** Input data follows **

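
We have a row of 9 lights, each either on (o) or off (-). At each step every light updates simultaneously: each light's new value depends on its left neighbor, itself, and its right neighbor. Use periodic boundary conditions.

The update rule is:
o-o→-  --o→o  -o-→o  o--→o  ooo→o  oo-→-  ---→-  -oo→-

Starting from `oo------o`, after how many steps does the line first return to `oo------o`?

7

o-o----o-
o-oo--oo-
o---oo---
oo-o--o-o
o--oooo--
ooo-oo-oo
oo------o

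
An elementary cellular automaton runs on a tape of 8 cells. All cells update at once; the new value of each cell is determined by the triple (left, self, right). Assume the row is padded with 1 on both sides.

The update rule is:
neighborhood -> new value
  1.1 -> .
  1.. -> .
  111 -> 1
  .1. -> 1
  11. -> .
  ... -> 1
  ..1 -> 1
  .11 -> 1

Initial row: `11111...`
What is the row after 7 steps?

1111..11
111..111
11..1111
1..11111
..111111
.1111111
.1111111

.1111111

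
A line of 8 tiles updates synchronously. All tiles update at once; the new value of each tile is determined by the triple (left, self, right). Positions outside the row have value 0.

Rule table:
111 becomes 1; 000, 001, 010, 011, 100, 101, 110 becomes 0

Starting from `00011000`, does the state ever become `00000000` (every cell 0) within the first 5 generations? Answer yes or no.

yes

00000000
all cells are 0 at generation 1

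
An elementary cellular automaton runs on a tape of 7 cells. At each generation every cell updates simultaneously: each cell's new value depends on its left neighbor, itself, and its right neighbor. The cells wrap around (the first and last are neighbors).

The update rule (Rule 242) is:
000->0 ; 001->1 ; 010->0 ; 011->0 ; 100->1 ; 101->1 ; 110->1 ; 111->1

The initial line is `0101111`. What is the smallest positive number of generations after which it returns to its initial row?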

** End of Input data **

Repeat each record word for word. Do not leave any out.

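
We have a row of 9 lights, each either on (o) or off (-). At each step every light updates simultaneously: each light's new value depends on its left neighbor, itself, and its right neighbor. Use periodic boundary conditions.

The update rule is:
o-o→-  --o→o  -o-→o  o--→o  ooo→o  oo-→-  ---→-  -oo→-

Starting from `oo------o`, after how many steps does the line first return to `oo------o`?

7

o-o----o-
o-oo--oo-
o---oo---
oo-o--o-o
o--oooo--
ooo-oo-oo
oo------o

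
An elementary cellular automaton runs on a tape of 8 cells. All cells update at once; the new value of each cell is determined by the triple (left, self, right). Assume the row is padded with 1 on both sides.

The update rule is:
neighborhood -> new value
  1.1 -> .
  1.. -> .
  111 -> 1
  .1. -> 1
  11. -> .
  ... -> 1
  ..1 -> 1
  .11 -> 1

Initial row: `11111...`
What is the row after 7 steps?

1111..11
111..111
11..1111
1..11111
..111111
.1111111
.1111111

.1111111

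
A line of 8 tiles updates synchronously. All tiles update at once; the new value of each tile is determined by the triple (left, self, right). Positions outside the row have value 0.

Rule table:
111 becomes 1; 000, 001, 010, 011, 100, 101, 110 becomes 0

Starting from `00011000`, does the state ever become `00000000` (every cell 0) within the first 5 generations? Answer yes or no.

yes

00000000
all cells are 0 at generation 1

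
An elementary cellular automaton runs on a tape of 7 cells. At each generation every cell updates simultaneously: each cell's new value depends on its left neighbor, itself, and its right neighbor. The cells wrap around (the first and last are neighbors).

The update rule (Rule 242) is:
000->0 ; 001->1 ; 010->0 ; 011->0 ; 100->1 ; 101->1 ; 110->1 ; 111->1

The initial line is `0101111`. What is the smallest positive number of generations after which it returns to its initial row?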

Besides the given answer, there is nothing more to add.